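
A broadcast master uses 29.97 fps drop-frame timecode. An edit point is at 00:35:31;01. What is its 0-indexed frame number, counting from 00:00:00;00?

63867

Complete 10-minute blocks: 3, each 17982 frames → 53946.
Remaining 5 whole minutes in the current block: 1800 + 4 × 1798 = 8992 frames.
Within the current minute: 31 × 30 + 1 − 2 = 929 (labels ;00/;01 skipped at this minute). Total = 53946 + 8992 + 929 = 63867.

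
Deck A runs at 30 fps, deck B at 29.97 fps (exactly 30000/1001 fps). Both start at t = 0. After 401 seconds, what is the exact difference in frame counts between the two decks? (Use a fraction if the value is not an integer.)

A emits 30 × 401 = 12030 frames; B emits 30000/1001 × 401 = 12030000/1001.
Difference = 12030/1001 frames (≈ 12.0180); B is behind A.

12030/1001 frames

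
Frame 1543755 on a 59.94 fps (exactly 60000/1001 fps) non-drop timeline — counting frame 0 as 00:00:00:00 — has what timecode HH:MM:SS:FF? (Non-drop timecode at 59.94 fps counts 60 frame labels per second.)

1543755 ÷ 60 = 25729 full seconds, remainder 15 frames.
25729 s = 7 h 8 min 49 s.
Timecode: 07:08:49:15.

07:08:49:15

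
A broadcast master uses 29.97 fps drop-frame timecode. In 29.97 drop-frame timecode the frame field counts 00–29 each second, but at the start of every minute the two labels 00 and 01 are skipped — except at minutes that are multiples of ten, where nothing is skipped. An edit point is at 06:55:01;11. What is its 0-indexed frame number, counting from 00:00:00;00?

746293

As if non-drop at 30 labels/s: (6 × 3600 + 55 × 60 + 1) × 30 + 11 = 747041.
Minute boundaries passed: 415; those not divisible by 10: 415 − 41 = 374; dropped labels = 2 × 374 = 748.
Actual frame index = 747041 − 748 = 746293.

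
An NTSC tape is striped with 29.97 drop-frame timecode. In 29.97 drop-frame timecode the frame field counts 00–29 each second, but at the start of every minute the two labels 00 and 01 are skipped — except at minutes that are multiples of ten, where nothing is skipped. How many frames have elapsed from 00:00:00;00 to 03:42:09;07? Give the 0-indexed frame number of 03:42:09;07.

399477

Complete 10-minute blocks: 22, each 17982 frames → 395604.
Remaining 2 whole minutes in the current block: 1800 + 1 × 1798 = 3598 frames.
Within the current minute: 9 × 30 + 7 − 2 = 275 (labels ;00/;01 skipped at this minute). Total = 395604 + 3598 + 275 = 399477.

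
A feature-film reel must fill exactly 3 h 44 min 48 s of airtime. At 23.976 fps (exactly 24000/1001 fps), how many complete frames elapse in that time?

323388 frames

3 h 44 min 48 s = 13488 s.
Frames = 13488 × 24000/1001 = 323712000/1001 ≈ 323388.6114.
Complete frames: 323388.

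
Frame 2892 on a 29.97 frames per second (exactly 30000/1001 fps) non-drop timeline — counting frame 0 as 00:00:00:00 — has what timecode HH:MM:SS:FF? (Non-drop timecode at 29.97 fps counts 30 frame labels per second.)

00:01:36:12

2892 ÷ 30 = 96 full seconds, remainder 12 frames.
96 s = 0 h 1 min 36 s.
Timecode: 00:01:36:12.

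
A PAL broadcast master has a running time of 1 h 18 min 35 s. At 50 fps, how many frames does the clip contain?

1 h 18 min 35 s = 4715 s.
Frames = 4715 × 50 = 235750.

235750 frames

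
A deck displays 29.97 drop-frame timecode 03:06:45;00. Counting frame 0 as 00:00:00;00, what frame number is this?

As if non-drop at 30 labels/s: (3 × 3600 + 6 × 60 + 45) × 30 + 0 = 336150.
Minute boundaries passed: 186; those not divisible by 10: 186 − 18 = 168; dropped labels = 2 × 168 = 336.
Actual frame index = 336150 − 336 = 335814.

335814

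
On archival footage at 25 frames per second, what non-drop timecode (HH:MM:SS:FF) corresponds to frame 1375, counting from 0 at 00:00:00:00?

00:00:55:00

1375 ÷ 25 = 55 full seconds, remainder 0 frames.
55 s = 0 h 0 min 55 s.
Timecode: 00:00:55:00.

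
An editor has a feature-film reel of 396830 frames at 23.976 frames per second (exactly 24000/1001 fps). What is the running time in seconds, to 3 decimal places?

Running time = 396830 × 1001/24000 = 39722683/2400 s ≈ 16551.118 s.

16551.118 seconds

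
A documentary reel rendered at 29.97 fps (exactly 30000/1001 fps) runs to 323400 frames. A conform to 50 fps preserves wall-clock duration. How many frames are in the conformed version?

539539 frames

Target frames = source frames × (target rate / source rate) = 323400 × (50)/(30000/1001) = 323400 × 1001/600 = 539539.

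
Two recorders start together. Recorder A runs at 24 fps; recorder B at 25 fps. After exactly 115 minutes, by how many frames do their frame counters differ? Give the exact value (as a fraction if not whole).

6900 frames

115 min = 6900 s.
A emits 24 × 6900 = 165600 frames; B emits 25 × 6900 = 172500.
Difference = 6900 frames; B is ahead of A.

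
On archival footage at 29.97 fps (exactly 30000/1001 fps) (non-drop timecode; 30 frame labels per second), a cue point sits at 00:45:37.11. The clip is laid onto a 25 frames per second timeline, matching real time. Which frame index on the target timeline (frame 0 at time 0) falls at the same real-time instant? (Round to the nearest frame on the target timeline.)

frame 68503

Source frame index: (0×3600 + 45×60 + 37) × 30 + 11 = 82121.
Real time: 82121 / (30000/1001) = 82203121/30000 s.
Target frame: (82203121/30000) × (25) = 82203121/1200 ≈ 68502.601 → 68503.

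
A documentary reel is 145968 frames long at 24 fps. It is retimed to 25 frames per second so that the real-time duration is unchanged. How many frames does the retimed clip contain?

Target frames = source frames × (target rate / source rate) = 145968 × (25)/(24) = 145968 × 25/24 = 152050.

152050 frames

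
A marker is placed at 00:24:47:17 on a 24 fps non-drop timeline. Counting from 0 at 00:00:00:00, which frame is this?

35705

Total seconds to the label: (0 × 3600 + 24 × 60 + 47) = 1487.
Frame index = 1487 × 24 + 17 = 35705.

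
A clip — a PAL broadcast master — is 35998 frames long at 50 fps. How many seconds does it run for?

719.96 seconds

Running time = 35998 / (50) = 719.96 s.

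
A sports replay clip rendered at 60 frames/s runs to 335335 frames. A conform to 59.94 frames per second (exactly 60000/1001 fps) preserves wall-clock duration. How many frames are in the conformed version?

Target frames = source frames × (target rate / source rate) = 335335 × (60000/1001)/(60) = 335335 × 1000/1001 = 335000.

335000 frames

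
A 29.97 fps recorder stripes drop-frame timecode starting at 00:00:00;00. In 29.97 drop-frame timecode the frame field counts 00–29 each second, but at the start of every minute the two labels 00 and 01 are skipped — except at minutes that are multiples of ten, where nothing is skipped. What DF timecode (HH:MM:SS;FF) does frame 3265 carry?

Each 10-minute DF block holds 10 × 60 × 30 − 9 × 2 = 17982 frames. 3265 ÷ 17982 → 0 full blocks, remainder 3265.
Within the partial block the first minute is 1800 frames and each further minute 1798, so 1 further minute boundary passed. Total skipped labels = 18 × 0 + 2 × 1 = 2.
Non-drop label index = 3265 + 2 = 3267; at 30 labels/s that is 00:01:48:27, i.e. DF 00:01:48;27.

00:01:48;27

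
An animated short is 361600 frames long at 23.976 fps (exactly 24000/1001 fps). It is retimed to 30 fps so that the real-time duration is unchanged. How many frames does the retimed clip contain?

Target frames = source frames × (target rate / source rate) = 361600 × (30)/(24000/1001) = 361600 × 1001/800 = 452452.

452452 frames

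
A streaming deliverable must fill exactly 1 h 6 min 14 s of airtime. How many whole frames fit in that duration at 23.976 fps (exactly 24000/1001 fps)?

95280 frames

1 h 6 min 14 s = 3974 s.
Frames = 3974 × 24000/1001 = 95376000/1001 ≈ 95280.7193.
Complete frames: 95280.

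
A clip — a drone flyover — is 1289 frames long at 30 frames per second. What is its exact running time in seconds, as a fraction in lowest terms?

Running time = 1289 ÷ (30) = 1289 × 1/30 = 1289/30 s.

1289/30 seconds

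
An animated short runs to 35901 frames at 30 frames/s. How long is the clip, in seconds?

1196.7 seconds

Running time = 35901 / (30) = 1196.7 s.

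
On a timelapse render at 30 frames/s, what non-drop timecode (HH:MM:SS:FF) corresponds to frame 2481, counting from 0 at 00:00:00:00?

2481 ÷ 30 = 82 full seconds, remainder 21 frames.
82 s = 0 h 1 min 22 s.
Timecode: 00:01:22:21.

00:01:22:21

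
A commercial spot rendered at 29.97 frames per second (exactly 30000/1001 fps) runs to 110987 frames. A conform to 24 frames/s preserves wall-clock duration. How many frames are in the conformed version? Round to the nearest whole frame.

88878 frames

Frames at target rate = 110987 × (24) / (30000/1001) = 111097987/1250 ≈ 88878.390.
Nearest whole frame: 88878.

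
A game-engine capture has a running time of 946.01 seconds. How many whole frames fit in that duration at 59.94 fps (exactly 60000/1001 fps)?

56703 frames

Frames = 946.01 × 60000/1001 = 4366200/77 ≈ 56703.8961.
Complete frames: 56703.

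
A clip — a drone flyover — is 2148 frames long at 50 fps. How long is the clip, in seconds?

42.96 seconds

Running time = 2148 / (50) = 42.96 s.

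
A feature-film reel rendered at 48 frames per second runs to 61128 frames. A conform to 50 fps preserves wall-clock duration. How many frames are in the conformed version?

63675 frames

Target frames = source frames × (target rate / source rate) = 61128 × (50)/(48) = 61128 × 25/24 = 63675.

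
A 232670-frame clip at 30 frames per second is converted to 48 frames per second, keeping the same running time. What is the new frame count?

372272 frames

Target frames = source frames × (target rate / source rate) = 232670 × (48)/(30) = 232670 × 8/5 = 372272.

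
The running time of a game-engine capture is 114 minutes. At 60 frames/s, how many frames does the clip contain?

410400 frames

114 min = 6840 s.
Frames = 6840 × 60 = 410400.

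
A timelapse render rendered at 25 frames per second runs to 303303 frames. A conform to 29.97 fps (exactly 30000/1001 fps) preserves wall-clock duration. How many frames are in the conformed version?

363600 frames

Target frames = source frames × (target rate / source rate) = 303303 × (30000/1001)/(25) = 303303 × 1200/1001 = 363600.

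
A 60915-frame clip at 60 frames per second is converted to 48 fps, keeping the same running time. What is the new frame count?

Target frames = source frames × (target rate / source rate) = 60915 × (48)/(60) = 60915 × 4/5 = 48732.

48732 frames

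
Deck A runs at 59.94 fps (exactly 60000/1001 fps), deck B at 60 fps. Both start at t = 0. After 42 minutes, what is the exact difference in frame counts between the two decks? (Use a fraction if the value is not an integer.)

21600/143 frames

42 min = 2520 s.
A emits 60000/1001 × 2520 = 21600000/143 frames; B emits 60 × 2520 = 151200.
Difference = 21600/143 frames (≈ 151.0490); B is ahead of A.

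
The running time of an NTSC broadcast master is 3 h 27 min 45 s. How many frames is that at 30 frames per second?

3 h 27 min 45 s = 12465 s.
Frames = 12465 × 30 = 373950.

373950 frames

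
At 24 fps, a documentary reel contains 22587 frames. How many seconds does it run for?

Running time = 22587 / (24) = 941.125 s.

941.125 seconds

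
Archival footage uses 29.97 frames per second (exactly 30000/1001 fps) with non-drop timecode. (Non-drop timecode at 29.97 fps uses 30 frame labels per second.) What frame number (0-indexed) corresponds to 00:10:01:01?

18031

Total seconds to the label: (0 × 3600 + 10 × 60 + 1) = 601.
Frame index = 601 × 30 + 1 = 18031.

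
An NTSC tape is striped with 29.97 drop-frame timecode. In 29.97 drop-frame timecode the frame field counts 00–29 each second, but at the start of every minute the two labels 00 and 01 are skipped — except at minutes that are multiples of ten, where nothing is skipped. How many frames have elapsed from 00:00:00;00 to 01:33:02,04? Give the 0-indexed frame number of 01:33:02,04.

Complete 10-minute blocks: 9, each 17982 frames → 161838.
Remaining 3 whole minutes in the current block: 1800 + 2 × 1798 = 5396 frames.
Within the current minute: 2 × 30 + 4 − 2 = 62 (labels ;00/;01 skipped at this minute). Total = 161838 + 5396 + 62 = 167296.

167296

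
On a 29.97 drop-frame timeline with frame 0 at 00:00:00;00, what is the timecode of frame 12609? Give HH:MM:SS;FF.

00:07:00;23

Each 10-minute DF block holds 10 × 60 × 30 − 9 × 2 = 17982 frames. 12609 ÷ 17982 → 0 full blocks, remainder 12609.
Within the partial block the first minute is 1800 frames and each further minute 1798, so 7 further minute boundaries passed. Total skipped labels = 18 × 0 + 2 × 7 = 14.
Non-drop label index = 12609 + 14 = 12623; at 30 labels/s that is 00:07:00:23, i.e. DF 00:07:00;23.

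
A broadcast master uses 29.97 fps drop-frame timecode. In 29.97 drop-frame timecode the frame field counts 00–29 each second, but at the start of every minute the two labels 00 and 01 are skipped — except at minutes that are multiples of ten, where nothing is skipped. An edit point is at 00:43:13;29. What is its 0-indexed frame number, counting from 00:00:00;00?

As if non-drop at 30 labels/s: (0 × 3600 + 43 × 60 + 13) × 30 + 29 = 77819.
Minute boundaries passed: 43; those not divisible by 10: 43 − 4 = 39; dropped labels = 2 × 39 = 78.
Actual frame index = 77819 − 78 = 77741.

77741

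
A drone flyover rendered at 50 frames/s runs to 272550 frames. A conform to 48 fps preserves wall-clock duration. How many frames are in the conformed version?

261648 frames

Target frames = source frames × (target rate / source rate) = 272550 × (48)/(50) = 272550 × 24/25 = 261648.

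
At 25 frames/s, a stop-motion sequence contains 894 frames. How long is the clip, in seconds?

35.76 seconds

Running time = 894 / (25) = 35.76 s.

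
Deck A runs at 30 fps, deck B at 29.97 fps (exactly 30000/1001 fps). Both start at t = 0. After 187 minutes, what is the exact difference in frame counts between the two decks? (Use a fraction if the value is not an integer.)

30600/91 frames

187 min = 11220 s.
A emits 30 × 11220 = 336600 frames; B emits 30000/1001 × 11220 = 30600000/91.
Difference = 30600/91 frames (≈ 336.2637); B is behind A.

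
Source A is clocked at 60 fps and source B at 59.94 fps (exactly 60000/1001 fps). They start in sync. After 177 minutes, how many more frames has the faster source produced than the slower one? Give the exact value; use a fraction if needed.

177 min = 10620 s.
A emits 60 × 10620 = 637200 frames; B emits 60000/1001 × 10620 = 637200000/1001.
Difference = 637200/1001 frames (≈ 636.5634); B is behind A.

637200/1001 frames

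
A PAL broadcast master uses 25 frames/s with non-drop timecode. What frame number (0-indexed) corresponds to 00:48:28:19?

frame 72719

Total seconds to the label: (0 × 3600 + 48 × 60 + 28) = 2908.
Frame index = 2908 × 25 + 19 = 72719.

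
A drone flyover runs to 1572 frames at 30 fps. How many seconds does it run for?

52.4 seconds

Running time = 1572 / (30) = 52.4 s.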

○ ○ ○ ○

Task goal —
Print exactly the lines from the one with "A drone flyover runs" through the end of the data, inclusive.

Answer space —
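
A drone flyover runs to 1572 frames at 30 fps. How many seconds does it run for?

52.4 seconds

Running time = 1572 / (30) = 52.4 s.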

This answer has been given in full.